____ RECORDS FOR PROCESSING

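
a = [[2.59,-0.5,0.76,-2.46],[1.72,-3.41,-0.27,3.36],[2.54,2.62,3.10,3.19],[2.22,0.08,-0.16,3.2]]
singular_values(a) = [7.0, 4.91, 3.62, 1.26]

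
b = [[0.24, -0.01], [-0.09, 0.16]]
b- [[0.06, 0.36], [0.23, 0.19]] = [[0.18, -0.37], [-0.32, -0.03]]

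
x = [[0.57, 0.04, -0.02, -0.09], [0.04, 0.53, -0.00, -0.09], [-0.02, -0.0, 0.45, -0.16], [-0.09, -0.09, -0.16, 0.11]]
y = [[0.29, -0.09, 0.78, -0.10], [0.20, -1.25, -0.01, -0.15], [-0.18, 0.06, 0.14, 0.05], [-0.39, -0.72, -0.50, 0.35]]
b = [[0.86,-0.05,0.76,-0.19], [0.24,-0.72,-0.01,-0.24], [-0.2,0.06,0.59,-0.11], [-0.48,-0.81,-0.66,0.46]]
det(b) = -0.27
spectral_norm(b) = 1.59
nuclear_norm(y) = 3.01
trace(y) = -0.47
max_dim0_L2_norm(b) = 1.17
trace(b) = 1.19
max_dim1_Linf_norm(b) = 0.86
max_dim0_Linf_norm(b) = 0.86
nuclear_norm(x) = 1.66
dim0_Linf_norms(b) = [0.86, 0.81, 0.76, 0.46]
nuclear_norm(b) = 3.44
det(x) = 0.00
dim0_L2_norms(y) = [0.56, 1.45, 0.94, 0.4]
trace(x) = 1.66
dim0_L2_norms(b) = [1.03, 1.09, 1.17, 0.56]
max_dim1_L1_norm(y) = 1.96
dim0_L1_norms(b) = [1.78, 1.64, 2.02, 1.0]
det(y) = -0.06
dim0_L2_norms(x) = [0.58, 0.54, 0.48, 0.23]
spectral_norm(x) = 0.63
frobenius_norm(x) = 0.95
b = y + x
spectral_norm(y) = 1.48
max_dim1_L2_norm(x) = 0.58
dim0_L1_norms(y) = [1.06, 2.12, 1.43, 0.65]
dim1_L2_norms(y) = [0.84, 1.27, 0.24, 1.02]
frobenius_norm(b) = 1.98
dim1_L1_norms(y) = [1.26, 1.61, 0.43, 1.96]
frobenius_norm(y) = 1.85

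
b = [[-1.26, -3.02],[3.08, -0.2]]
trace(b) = -1.46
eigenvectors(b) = [[(0.12-0.69j), 0.12+0.69j], [-0.71+0.00j, (-0.71-0j)]]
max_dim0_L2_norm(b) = 3.33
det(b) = 9.55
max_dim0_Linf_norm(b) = 3.08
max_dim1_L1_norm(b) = 4.28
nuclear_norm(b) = 6.27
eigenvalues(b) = [(-0.73+3j), (-0.73-3j)]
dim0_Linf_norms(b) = [3.08, 3.02]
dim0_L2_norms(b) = [3.33, 3.03]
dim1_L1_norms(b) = [4.28, 3.28]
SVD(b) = [[-0.77, 0.64], [0.64, 0.77]] @ diag([3.6669925069404776, 2.605295751741517]) @ [[0.80, 0.6], [0.6, -0.8]]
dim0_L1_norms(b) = [4.34, 3.22]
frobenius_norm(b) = 4.50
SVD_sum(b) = [[-2.26, -1.68], [1.89, 1.4]] + [[1.00,-1.34], [1.19,-1.6]]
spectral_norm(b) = 3.67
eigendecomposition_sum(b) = [[-0.63+1.44j, -1.51-0.37j], [1.54+0.37j, (-0.1+1.57j)]] + [[-0.63-1.44j, -1.51+0.37j],[(1.54-0.37j), (-0.1-1.57j)]]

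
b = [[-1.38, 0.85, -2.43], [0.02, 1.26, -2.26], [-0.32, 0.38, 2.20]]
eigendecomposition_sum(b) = [[-1.51+0.00j, 0.55-0.00j, (-0.65+0j)],  [-0.09+0.00j, (0.03-0j), (-0.04+0j)],  [-0.12+0.00j, (0.04-0j), -0.05+0.00j]] + [[(0.06-0.16j), 0.15+0.66j, -0.89+1.52j],[(0.05-0.35j), 0.61+1.27j, -1.11+3.51j],[(-0.1+0.07j), (0.17-0.45j), (1.13-0.56j)]] + [[0.06+0.16j, (0.15-0.66j), (-0.89-1.52j)],[(0.05+0.35j), (0.61-1.27j), (-1.11-3.51j)],[-0.10-0.07j, (0.17+0.45j), (1.13+0.56j)]]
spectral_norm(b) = 4.19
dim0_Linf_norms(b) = [1.38, 1.26, 2.43]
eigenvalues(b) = [(-1.53+0j), (1.8+0.56j), (1.8-0.56j)]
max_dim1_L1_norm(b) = 4.66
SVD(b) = [[-0.66, 0.56, -0.5],[-0.59, 0.01, 0.81],[0.46, 0.83, 0.32]] @ diag([4.185677045481926, 1.383852859534074, 0.937688079312658]) @ [[0.18, -0.27, 0.95], [-0.75, 0.58, 0.31], [0.64, 0.77, 0.1]]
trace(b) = 2.08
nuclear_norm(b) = 6.51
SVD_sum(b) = [[-0.50,0.75,-2.63], [-0.45,0.67,-2.34], [0.35,-0.52,1.81]] + [[-0.58, 0.45, 0.24], [-0.01, 0.01, 0.01], [-0.86, 0.67, 0.36]] + [[-0.3, -0.36, -0.05], [0.48, 0.58, 0.07], [0.19, 0.23, 0.03]]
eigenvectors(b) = [[(1+0j), (0.4+0.09j), (0.4-0.09j)],[(0.06+0j), (0.86+0j), 0.86-0.00j],[0.08+0.00j, -0.20-0.21j, -0.20+0.21j]]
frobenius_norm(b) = 4.51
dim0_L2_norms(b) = [1.42, 1.57, 3.98]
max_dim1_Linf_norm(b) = 2.43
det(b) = -5.43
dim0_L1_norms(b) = [1.72, 2.49, 6.89]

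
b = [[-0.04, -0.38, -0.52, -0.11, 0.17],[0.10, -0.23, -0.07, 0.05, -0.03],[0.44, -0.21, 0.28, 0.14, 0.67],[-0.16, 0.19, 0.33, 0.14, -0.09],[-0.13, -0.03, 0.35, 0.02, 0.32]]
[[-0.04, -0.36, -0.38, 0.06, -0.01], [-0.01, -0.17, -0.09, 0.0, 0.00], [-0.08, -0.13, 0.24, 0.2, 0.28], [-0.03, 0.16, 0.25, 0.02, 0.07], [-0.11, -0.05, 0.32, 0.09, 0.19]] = b@[[0.22, 0.16, -0.08, -0.12, -0.15],[0.16, 0.79, 0.06, 0.04, -0.08],[-0.08, 0.06, 0.77, -0.13, 0.14],[-0.12, 0.04, -0.13, 0.47, 0.35],[-0.15, -0.08, 0.14, 0.35, 0.36]]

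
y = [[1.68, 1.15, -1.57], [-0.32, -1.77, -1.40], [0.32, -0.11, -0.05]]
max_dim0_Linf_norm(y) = 1.77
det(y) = -1.59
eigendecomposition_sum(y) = [[0.84-0.72j, 0.34-0.47j, (-0.97+2.4j)], [(-0.14+0.3j), -0.04+0.17j, -0.02-0.79j], [0.16-0.36j, 0.04-0.20j, (0.05+0.93j)]] + [[(0.84+0.72j), 0.34+0.47j, (-0.97-2.4j)], [(-0.14-0.3j), (-0.04-0.17j), -0.02+0.79j], [(0.16+0.36j), 0.04+0.20j, 0.05-0.93j]] + [[(0.01-0j), 0.47-0.00j, (0.38+0j)], [(-0.03+0j), (-1.69+0j), -1.35-0.00j], [(-0+0j), -0.19+0.00j, (-0.15-0j)]]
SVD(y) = [[0.97,-0.23,0.08], [-0.23,-0.97,0.04], [0.07,-0.05,-1.0]] @ diag([2.5946187650064108, 2.2620416519999127, 0.2705938448932496]) @ [[0.67, 0.58, -0.46], [-0.04, 0.65, 0.76], [-0.75, 0.49, -0.45]]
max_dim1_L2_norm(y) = 2.57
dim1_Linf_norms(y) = [1.68, 1.77, 0.32]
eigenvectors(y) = [[(0.9+0j), 0.90-0.00j, (-0.27+0j)], [(-0.25+0.11j), -0.25-0.11j, 0.96+0.00j], [(0.29-0.14j), 0.29+0.14j, 0.11+0.00j]]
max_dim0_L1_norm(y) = 3.03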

________

» **ABOUT THIS EXERCISE**: For the material above, reproduce exactly the lines from the line with "max_dim0_L2_norm(b) = 1.17" to the line with "spectral_norm(y) = 1.48", inclusive, and exclude all others.

» **TASK ANSWER**:
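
max_dim0_L2_norm(b) = 1.17
trace(b) = 1.19
max_dim1_Linf_norm(b) = 0.86
max_dim0_Linf_norm(b) = 0.86
nuclear_norm(x) = 1.66
dim0_Linf_norms(b) = [0.86, 0.81, 0.76, 0.46]
nuclear_norm(b) = 3.44
det(x) = 0.00
dim0_L2_norms(y) = [0.56, 1.45, 0.94, 0.4]
trace(x) = 1.66
dim0_L2_norms(b) = [1.03, 1.09, 1.17, 0.56]
max_dim1_L1_norm(y) = 1.96
dim0_L1_norms(b) = [1.78, 1.64, 2.02, 1.0]
det(y) = -0.06
dim0_L2_norms(x) = [0.58, 0.54, 0.48, 0.23]
spectral_norm(x) = 0.63
frobenius_norm(x) = 0.95
b = y + x
spectral_norm(y) = 1.48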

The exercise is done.